For the data below, tally how many lines contain "least" and answer only with that tally.
(Beginning of The data)
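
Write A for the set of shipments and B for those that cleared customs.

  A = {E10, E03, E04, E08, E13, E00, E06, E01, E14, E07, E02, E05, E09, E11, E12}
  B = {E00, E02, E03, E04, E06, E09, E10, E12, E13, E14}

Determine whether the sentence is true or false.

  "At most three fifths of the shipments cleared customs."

The determiner here denotes the relation: |A ∩ B| / |A| ≤ 3/5.
|A| = 15, |A ∩ B| = 10, |A ∖ B| = 5.
|A ∩ B|/|A| = 10/15, so the statement is false.

False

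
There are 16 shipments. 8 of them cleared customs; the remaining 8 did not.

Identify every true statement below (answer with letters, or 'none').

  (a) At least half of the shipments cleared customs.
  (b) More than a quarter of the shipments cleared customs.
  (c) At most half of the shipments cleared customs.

(a), (b), (c)

|A| = 16, |A ∩ B| = 8, |A ∖ B| = 8.
(a) |A ∩ B| ≥ |A ∖ B|: holds.
(b) |A ∩ B| / |A| > 1/4: holds.
(c) |A ∩ B| ≤ |A ∖ B|: holds.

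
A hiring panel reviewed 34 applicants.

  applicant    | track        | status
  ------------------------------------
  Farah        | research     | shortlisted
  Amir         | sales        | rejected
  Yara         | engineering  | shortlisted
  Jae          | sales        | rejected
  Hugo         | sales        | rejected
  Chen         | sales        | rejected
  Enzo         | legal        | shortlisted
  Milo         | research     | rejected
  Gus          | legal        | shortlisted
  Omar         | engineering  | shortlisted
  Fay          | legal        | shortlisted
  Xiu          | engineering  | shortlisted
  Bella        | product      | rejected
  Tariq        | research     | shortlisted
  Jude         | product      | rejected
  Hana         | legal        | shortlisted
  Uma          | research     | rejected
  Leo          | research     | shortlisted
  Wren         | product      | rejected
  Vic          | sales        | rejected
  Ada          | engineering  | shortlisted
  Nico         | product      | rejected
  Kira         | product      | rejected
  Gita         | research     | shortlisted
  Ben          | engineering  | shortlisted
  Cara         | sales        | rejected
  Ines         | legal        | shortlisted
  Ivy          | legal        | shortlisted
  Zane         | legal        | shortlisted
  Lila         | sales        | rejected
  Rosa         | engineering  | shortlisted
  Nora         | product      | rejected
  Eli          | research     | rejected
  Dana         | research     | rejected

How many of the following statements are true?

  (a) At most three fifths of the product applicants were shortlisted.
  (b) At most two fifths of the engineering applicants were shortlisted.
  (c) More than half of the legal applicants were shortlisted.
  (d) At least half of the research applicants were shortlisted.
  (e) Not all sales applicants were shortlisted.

(a) product: |A| = 6, |A ∩ B| = 0; needs |A ∩ B| / |A| ≤ 3/5 — true.
(b) engineering: |A| = 6, |A ∩ B| = 6; needs |A ∩ B| / |A| ≤ 2/5 — false.
(c) legal: |A| = 7, |A ∩ B| = 7; needs |A ∩ B| > |A ∖ B| — true.
(d) research: |A| = 8, |A ∩ B| = 4; needs |A ∩ B| ≥ |A ∖ B| — true.
(e) sales: |A| = 7, |A ∩ B| = 0; needs A ⊄ B (|A ∖ B| ≥ 1) — true.

4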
(End of The data)
* [Response]
2